Segment Start: Data provided
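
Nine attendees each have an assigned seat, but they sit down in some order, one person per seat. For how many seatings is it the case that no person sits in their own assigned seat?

The number of derangements of 9 is !9 = Σ_{k=0}^{9} (-1)^k·9!/k!
= 9! - 9!/1! + 9!/2! - 9!/3! + 9!/4! - 9!/5! + 9!/6! - 9!/7! + 9!/8! - 9!/9!
= 362880 - 362880 + 181440 - 60480 + 15120 - 3024 + 504 - 72 + 9 - 1
= 133496

133496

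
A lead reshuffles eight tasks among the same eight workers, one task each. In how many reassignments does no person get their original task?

14833

!8 = 8! · Σ_{k=0}^{8} (-1)^k/k!
= 8! - 8!/1! + 8!/2! - 8!/3! + 8!/4! - 8!/5! + 8!/6! - 8!/7! + 8!/8!
= 40320 - 40320 + 20160 - 6720 + 1680 - 336 + 56 - 8 + 1
= 14833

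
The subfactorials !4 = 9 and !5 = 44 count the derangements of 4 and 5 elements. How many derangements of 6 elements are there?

265

!6 = (6-1)·(!5 + !4) = 5·(44 + 9) = 5·53 = 265.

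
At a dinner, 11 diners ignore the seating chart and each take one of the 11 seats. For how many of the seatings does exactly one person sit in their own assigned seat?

Choose which one of the 11 is fixed: C(11,1) = 11.
The other 10 form a derangement: !10 = 1334961.
Total: 11 × 1334961 = 14684571.

14684571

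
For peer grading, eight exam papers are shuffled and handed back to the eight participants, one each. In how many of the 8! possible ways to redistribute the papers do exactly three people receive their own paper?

2464

Choose which 3 of the 8 are fixed: C(8,3) = 56.
The remaining 5 must be deranged: !5 = 44.
Total: 56 × 44 = 2464.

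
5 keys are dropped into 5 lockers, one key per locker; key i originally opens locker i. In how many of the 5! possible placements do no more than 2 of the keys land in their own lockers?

109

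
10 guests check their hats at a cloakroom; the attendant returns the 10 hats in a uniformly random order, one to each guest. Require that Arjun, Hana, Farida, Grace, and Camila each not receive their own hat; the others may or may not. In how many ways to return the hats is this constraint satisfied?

Inclusion-exclusion on the 5 forbidden self-matches:
Σ_{j=0}^{5} (-1)^j C(5,j)(10-j)!
= C(5,0)·10! - C(5,1)·9! + C(5,2)·8! - C(5,3)·7! + C(5,4)·6! - C(5,5)·5!
= 3628800 - 1814400 + 403200 - 50400 + 3600 - 120
= 2170680

2170680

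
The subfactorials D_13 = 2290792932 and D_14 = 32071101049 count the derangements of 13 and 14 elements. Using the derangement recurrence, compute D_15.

481066515734

D_15 = (15-1)·(D_14 + D_13) = 14·(32071101049 + 2290792932) = 14·34361893981 = 481066515734.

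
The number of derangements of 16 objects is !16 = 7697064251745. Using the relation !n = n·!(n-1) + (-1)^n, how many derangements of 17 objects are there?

130850092279664

!17 = 17·7697064251745 - 1 = 130850092279664.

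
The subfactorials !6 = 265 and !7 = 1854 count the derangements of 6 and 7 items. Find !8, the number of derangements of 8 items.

!8 = (8-1)·(!7 + !6) = 7·(1854 + 265) = 7·2119 = 14833.

14833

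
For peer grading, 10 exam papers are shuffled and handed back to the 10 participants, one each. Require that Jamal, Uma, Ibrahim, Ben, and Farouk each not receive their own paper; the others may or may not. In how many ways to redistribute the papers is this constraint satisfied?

Inclusion-exclusion on the 5 forbidden self-matches:
Σ_{j=0}^{5} (-1)^j C(5,j)(10-j)!
= C(5,0)·10! - C(5,1)·9! + C(5,2)·8! - C(5,3)·7! + C(5,4)·6! - C(5,5)·5!
= 3628800 - 1814400 + 403200 - 50400 + 3600 - 120
= 2170680

2170680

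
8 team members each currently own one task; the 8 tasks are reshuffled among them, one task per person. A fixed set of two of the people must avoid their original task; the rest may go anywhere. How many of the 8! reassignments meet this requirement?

Inclusion-exclusion on the 2 forbidden self-matches:
Σ_{j=0}^{2} (-1)^j C(2,j)(8-j)!
= C(2,0)·8! - C(2,1)·7! + C(2,2)·6!
= 40320 - 10080 + 720
= 30960

30960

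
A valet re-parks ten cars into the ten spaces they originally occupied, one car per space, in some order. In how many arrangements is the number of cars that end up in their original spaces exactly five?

11088

Pick the 5 fixed positions: C(10,5) = 252 ways.
The other 5 form a derangement: !5 = 44.
Total: 252 × 44 = 11088.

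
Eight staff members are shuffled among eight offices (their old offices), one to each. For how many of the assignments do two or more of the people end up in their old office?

# with exactly i fixed is C(8,i)·!(8-i); sum over i=2..8:
  i=2: C(8,2)·!6 = 28·265 = 7420
  i=3: C(8,3)·!5 = 56·44 = 2464
  i=4: C(8,4)·!4 = 70·9 = 630
  i=5: C(8,5)·!3 = 56·2 = 112
  i=6: C(8,6)·!2 = 28·1 = 28
  i=7: C(8,7)·!1 = 8·0 = 0
  i=8: C(8,8)·!0 = 1·1 = 1
Total = 10655.

10655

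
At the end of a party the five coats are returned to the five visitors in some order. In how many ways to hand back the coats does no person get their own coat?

44

The number of derangements of 5 is !5 = Σ_{k=0}^{5} (-1)^k·5!/k!
= 5! - 5!/1! + 5!/2! - 5!/3! + 5!/4! - 5!/5!
= 120 - 120 + 60 - 20 + 5 - 1
= 44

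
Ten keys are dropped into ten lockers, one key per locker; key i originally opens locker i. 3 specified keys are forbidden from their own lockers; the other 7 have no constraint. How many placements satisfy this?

2656080

Inclusion-exclusion on the 3 forbidden self-matches:
Σ_{j=0}^{3} (-1)^j C(3,j)(10-j)!
= C(3,0)·10! - C(3,1)·9! + C(3,2)·8! - C(3,3)·7!
= 3628800 - 1088640 + 120960 - 5040
= 2656080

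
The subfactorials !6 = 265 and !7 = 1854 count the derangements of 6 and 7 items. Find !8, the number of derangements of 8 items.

!8 = (8-1)·(!7 + !6) = 7·(1854 + 265) = 7·2119 = 14833.

14833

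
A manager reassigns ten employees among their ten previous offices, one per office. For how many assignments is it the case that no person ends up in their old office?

1334961

!10 is the nearest integer to 10!/e.
10! = 3628800, and 3628800/e ≈ 1334960.92, so !10 = 1334961.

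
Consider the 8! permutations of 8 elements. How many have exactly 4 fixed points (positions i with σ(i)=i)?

630

Choose which 4 of the 8 are fixed: C(8,4) = 70.
The remaining 4 must be deranged: !4 = 9.
Total: 70 × 9 = 630.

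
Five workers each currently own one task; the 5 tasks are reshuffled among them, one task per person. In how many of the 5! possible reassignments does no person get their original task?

44

!5 is the nearest integer to 5!/e.
5! = 120, and 120/e ≈ 44.15, so !5 = 44.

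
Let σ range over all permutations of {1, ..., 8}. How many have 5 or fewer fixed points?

40291

# with exactly i fixed is C(8,i)·!(8-i); sum over i=0..5:
  i=0: C(8,0)·!8 = 1·14833 = 14833
  i=1: C(8,1)·!7 = 8·1854 = 14832
  i=2: C(8,2)·!6 = 28·265 = 7420
  i=3: C(8,3)·!5 = 56·44 = 2464
  i=4: C(8,4)·!4 = 70·9 = 630
  i=5: C(8,5)·!3 = 56·2 = 112
Total = 40291.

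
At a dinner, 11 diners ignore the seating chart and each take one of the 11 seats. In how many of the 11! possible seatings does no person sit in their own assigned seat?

The subfactorial !11 = [11!/e] (nearest integer).
11! = 39916800, and 39916800/e ≈ 14684570.08, so !11 = 14684570.

14684570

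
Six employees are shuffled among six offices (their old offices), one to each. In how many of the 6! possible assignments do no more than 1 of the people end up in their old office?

529

# with exactly i fixed is C(6,i)·!(6-i); sum over i=0..1:
  i=0: C(6,0)·!6 = 1·265 = 265
  i=1: C(6,1)·!5 = 6·44 = 264
Total = 529.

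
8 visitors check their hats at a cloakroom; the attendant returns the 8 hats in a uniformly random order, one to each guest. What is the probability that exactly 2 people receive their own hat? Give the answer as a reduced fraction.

Favorable outcomes: C(8,2)·!6 = 28·265 = 7420.
Total outcomes: 8! = 40320.
Probability = 7420/40320 = 53/288.

53/288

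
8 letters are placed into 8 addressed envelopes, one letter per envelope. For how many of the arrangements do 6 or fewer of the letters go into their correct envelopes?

40319

# with exactly i fixed is C(8,i)·!(8-i); sum over i=0..6:
  i=0: C(8,0)·!8 = 1·14833 = 14833
  i=1: C(8,1)·!7 = 8·1854 = 14832
  i=2: C(8,2)·!6 = 28·265 = 7420
  i=3: C(8,3)·!5 = 56·44 = 2464
  i=4: C(8,4)·!4 = 70·9 = 630
  i=5: C(8,5)·!3 = 56·2 = 112
  i=6: C(8,6)·!2 = 28·1 = 28
Total = 40319.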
Segment End: Data provided
The task - Restate the tail of the listing word for word, beginning at the line containing "8 visitors check".

The answer -
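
8 visitors check their hats at a cloakroom; the attendant returns the 8 hats in a uniformly random order, one to each guest. What is the probability that exactly 2 people receive their own hat? Give the answer as a reduced fraction.

Favorable outcomes: C(8,2)·!6 = 28·265 = 7420.
Total outcomes: 8! = 40320.
Probability = 7420/40320 = 53/288.

53/288

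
8 letters are placed into 8 addressed envelopes, one letter per envelope. For how many of the arrangements do 6 or fewer of the letters go into their correct envelopes?

40319

# with exactly i fixed is C(8,i)·!(8-i); sum over i=0..6:
  i=0: C(8,0)·!8 = 1·14833 = 14833
  i=1: C(8,1)·!7 = 8·1854 = 14832
  i=2: C(8,2)·!6 = 28·265 = 7420
  i=3: C(8,3)·!5 = 56·44 = 2464
  i=4: C(8,4)·!4 = 70·9 = 630
  i=5: C(8,5)·!3 = 56·2 = 112
  i=6: C(8,6)·!2 = 28·1 = 28
Total = 40319.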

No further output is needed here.